* _Problem details_
The entries follow. Please return all of them exactly.
╭─ Extracted material
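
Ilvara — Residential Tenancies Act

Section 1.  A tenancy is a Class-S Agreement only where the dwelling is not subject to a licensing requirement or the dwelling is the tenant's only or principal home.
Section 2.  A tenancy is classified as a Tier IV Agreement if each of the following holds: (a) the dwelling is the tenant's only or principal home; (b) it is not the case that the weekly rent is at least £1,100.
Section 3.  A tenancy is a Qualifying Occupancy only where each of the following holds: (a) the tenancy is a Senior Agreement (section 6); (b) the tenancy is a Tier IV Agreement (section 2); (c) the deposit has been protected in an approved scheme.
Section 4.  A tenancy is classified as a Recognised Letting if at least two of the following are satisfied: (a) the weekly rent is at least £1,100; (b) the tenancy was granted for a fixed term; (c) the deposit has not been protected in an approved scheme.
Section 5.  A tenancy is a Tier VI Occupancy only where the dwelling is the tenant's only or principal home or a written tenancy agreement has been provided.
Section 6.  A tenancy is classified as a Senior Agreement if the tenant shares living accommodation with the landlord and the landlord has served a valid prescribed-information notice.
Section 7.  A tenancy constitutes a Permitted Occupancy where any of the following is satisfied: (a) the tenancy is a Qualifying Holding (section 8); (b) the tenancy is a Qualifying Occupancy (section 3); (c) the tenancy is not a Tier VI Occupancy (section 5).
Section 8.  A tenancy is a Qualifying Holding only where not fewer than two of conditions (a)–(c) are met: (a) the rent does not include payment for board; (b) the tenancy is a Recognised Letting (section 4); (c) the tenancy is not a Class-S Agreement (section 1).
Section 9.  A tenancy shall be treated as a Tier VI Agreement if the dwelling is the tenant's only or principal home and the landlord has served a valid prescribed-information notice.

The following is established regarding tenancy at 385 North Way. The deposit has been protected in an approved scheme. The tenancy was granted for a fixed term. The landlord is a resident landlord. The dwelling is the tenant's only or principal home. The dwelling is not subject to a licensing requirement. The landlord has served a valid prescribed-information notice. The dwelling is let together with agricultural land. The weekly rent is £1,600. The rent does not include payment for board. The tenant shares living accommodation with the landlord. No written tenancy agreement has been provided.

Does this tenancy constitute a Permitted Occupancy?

section 4 — Recognised Letting: weekly rent: £1,600 ≥ £1,100? yes; the tenancy was granted for a fixed term? yes; the deposit has not been protected in an approved scheme? no — 2 of 3 hold (need ≥2) → satisfied.
section 1 — Class-S Agreement: [the dwelling is not subject to a licensing requirement? yes] OR [the dwelling is the tenant's only or principal home? yes] → satisfied.
section 8 — Qualifying Holding: the rent does not include payment for board? yes; Recognised Letting (section 4)? yes; not a Class-S Agreement (section 1)? no — 2 of 3 hold (need ≥2) → satisfied.
section 6 — Senior Agreement: [the tenant shares living accommodation with the landlord? yes] AND [the landlord has served a valid prescribed-information notice? yes] → satisfied.
section 2 — Tier IV Agreement: [the dwelling is the tenant's only or principal home? yes] AND [weekly rent: £1,600 ≥ £1,100? yes, so negated condition no] → not satisfied.
section 3 — Qualifying Occupancy: [Senior Agreement (section 6)? yes] AND [Tier IV Agreement (section 2)? no] AND [the deposit has been protected in an approved scheme? yes] → not satisfied.
section 5 — Tier VI Occupancy: [the dwelling is the tenant's only or principal home? yes] OR [a written tenancy agreement has been provided? no] → satisfied.
section 7 — Permitted Occupancy: [Qualifying Holding (section 8)? yes] OR [Qualifying Occupancy (section 3)? no] OR [not a Tier VI Occupancy (section 5)? no] → satisfied.

Yes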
╰─
* _Result for this exercise_
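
Ilvara — Residential Tenancies Act

Section 1.  A tenancy is a Class-S Agreement only where the dwelling is not subject to a licensing requirement or the dwelling is the tenant's only or principal home.
Section 2.  A tenancy is classified as a Tier IV Agreement if each of the following holds: (a) the dwelling is the tenant's only or principal home; (b) it is not the case that the weekly rent is at least £1,100.
Section 3.  A tenancy is a Qualifying Occupancy only where each of the following holds: (a) the tenancy is a Senior Agreement (section 6); (b) the tenancy is a Tier IV Agreement (section 2); (c) the deposit has been protected in an approved scheme.
Section 4.  A tenancy is classified as a Recognised Letting if at least two of the following are satisfied: (a) the weekly rent is at least £1,100; (b) the tenancy was granted for a fixed term; (c) the deposit has not been protected in an approved scheme.
Section 5.  A tenancy is a Tier VI Occupancy only where the dwelling is the tenant's only or principal home or a written tenancy agreement has been provided.
Section 6.  A tenancy is classified as a Senior Agreement if the tenant shares living accommodation with the landlord and the landlord has served a valid prescribed-information notice.
Section 7.  A tenancy constitutes a Permitted Occupancy where any of the following is satisfied: (a) the tenancy is a Qualifying Holding (section 8); (b) the tenancy is a Qualifying Occupancy (section 3); (c) the tenancy is not a Tier VI Occupancy (section 5).
Section 8.  A tenancy is a Qualifying Holding only where not fewer than two of conditions (a)–(c) are met: (a) the rent does not include payment for board; (b) the tenancy is a Recognised Letting (section 4); (c) the tenancy is not a Class-S Agreement (section 1).
Section 9.  A tenancy shall be treated as a Tier VI Agreement if the dwelling is the tenant's only or principal home and the landlord has served a valid prescribed-information notice.

The following is established regarding tenancy at 385 North Way. The deposit has been protected in an approved scheme. The tenancy was granted for a fixed term. The landlord is a resident landlord. The dwelling is the tenant's only or principal home. The dwelling is not subject to a licensing requirement. The landlord has served a valid prescribed-information notice. The dwelling is let together with agricultural land. The weekly rent is £1,600. The rent does not include payment for board. The tenant shares living accommodation with the landlord. No written tenancy agreement has been provided.

Does this tenancy constitute a Permitted Occupancy?

section 4 — Recognised Letting: weekly rent: £1,600 ≥ £1,100? yes; the tenancy was granted for a fixed term? yes; the deposit has not been protected in an approved scheme? no — 2 of 3 hold (need ≥2) → satisfied.
section 1 — Class-S Agreement: [the dwelling is not subject to a licensing requirement? yes] OR [the dwelling is the tenant's only or principal home? yes] → satisfied.
section 8 — Qualifying Holding: the rent does not include payment for board? yes; Recognised Letting (section 4)? yes; not a Class-S Agreement (section 1)? no — 2 of 3 hold (need ≥2) → satisfied.
section 6 — Senior Agreement: [the tenant shares living accommodation with the landlord? yes] AND [the landlord has served a valid prescribed-information notice? yes] → satisfied.
section 2 — Tier IV Agreement: [the dwelling is the tenant's only or principal home? yes] AND [weekly rent: £1,600 ≥ £1,100? yes, so negated condition no] → not satisfied.
section 3 — Qualifying Occupancy: [Senior Agreement (section 6)? yes] AND [Tier IV Agreement (section 2)? no] AND [the deposit has been protected in an approved scheme? yes] → not satisfied.
section 5 — Tier VI Occupancy: [the dwelling is the tenant's only or principal home? yes] OR [a written tenancy agreement has been provided? no] → satisfied.
section 7 — Permitted Occupancy: [Qualifying Holding (section 8)? yes] OR [Qualifying Occupancy (section 3)? no] OR [not a Tier VI Occupancy (section 5)? no] → satisfied.

Yes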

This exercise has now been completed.